▶ [STUDY MATERIAL]
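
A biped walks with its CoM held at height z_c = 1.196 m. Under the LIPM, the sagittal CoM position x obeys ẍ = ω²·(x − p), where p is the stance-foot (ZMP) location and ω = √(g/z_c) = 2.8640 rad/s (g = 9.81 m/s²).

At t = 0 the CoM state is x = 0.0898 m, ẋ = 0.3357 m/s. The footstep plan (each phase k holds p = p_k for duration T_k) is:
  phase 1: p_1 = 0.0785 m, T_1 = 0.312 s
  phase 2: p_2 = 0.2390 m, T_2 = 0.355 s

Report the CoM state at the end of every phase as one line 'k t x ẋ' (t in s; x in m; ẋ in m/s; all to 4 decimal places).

phase 1: p=0.0785, T=0.312, ωT=0.893568, cosh=1.426513, sinh=1.017320; start (x,ẋ)=(0.089800, 0.335700) → end (x,ẋ)=(0.213863, 0.511804)
phase 2: p=0.2390, T=0.355, ωT=1.016720, cosh=1.562947, sinh=1.201167; start (x,ẋ)=(0.213863, 0.511804) → end (x,ẋ)=(0.414365, 0.713450)

1 0.3120 0.2139 0.5118
2 0.6670 0.4144 0.7134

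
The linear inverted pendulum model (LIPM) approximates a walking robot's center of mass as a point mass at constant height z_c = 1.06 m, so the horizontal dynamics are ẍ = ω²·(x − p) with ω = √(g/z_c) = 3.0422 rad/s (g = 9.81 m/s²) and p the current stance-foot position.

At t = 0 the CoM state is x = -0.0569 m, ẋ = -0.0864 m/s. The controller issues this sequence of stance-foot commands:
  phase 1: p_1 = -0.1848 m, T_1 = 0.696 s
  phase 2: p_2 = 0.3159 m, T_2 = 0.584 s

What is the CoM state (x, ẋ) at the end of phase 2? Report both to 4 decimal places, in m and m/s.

x = 1.2387, ẋ = 3.0553

phase 1: p=-0.1848, T=0.696, ωT=2.117371, cosh=4.214806, sinh=4.094459; start (x,ẋ)=(-0.056900, -0.086400) → end (x,ẋ)=(0.237989, 1.228984)
phase 2: p=0.3159, T=0.584, ωT=1.776645, cosh=3.039599, sinh=2.870394; start (x,ẋ)=(0.237989, 1.228984) → end (x,ẋ)=(1.238660, 3.055276)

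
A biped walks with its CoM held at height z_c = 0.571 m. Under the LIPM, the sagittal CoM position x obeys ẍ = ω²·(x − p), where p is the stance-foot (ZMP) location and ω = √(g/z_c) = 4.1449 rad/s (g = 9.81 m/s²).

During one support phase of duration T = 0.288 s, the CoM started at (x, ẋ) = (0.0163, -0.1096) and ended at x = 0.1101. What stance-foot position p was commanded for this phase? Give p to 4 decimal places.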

▶ [WORK INSTRUCTIONS]
Could you reproduce the lines above, from the one that holds "4.1449 rad/s (g = 9.81 m/s²)." through the last, exactly as they stand?

▶ [TASK ANSWER]
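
A biped walks with its CoM held at height z_c = 0.571 m. Under the LIPM, the sagittal CoM position x obeys ẍ = ω²·(x − p), where p is the stance-foot (ZMP) location and ω = √(g/z_c) = 4.1449 rad/s (g = 9.81 m/s²).

During one support phase of duration T = 0.288 s, the CoM started at (x, ẋ) = (0.0163, -0.1096) and ended at x = 0.1101. What stance-foot position p was commanded for this phase? Give p to 4 decimal places.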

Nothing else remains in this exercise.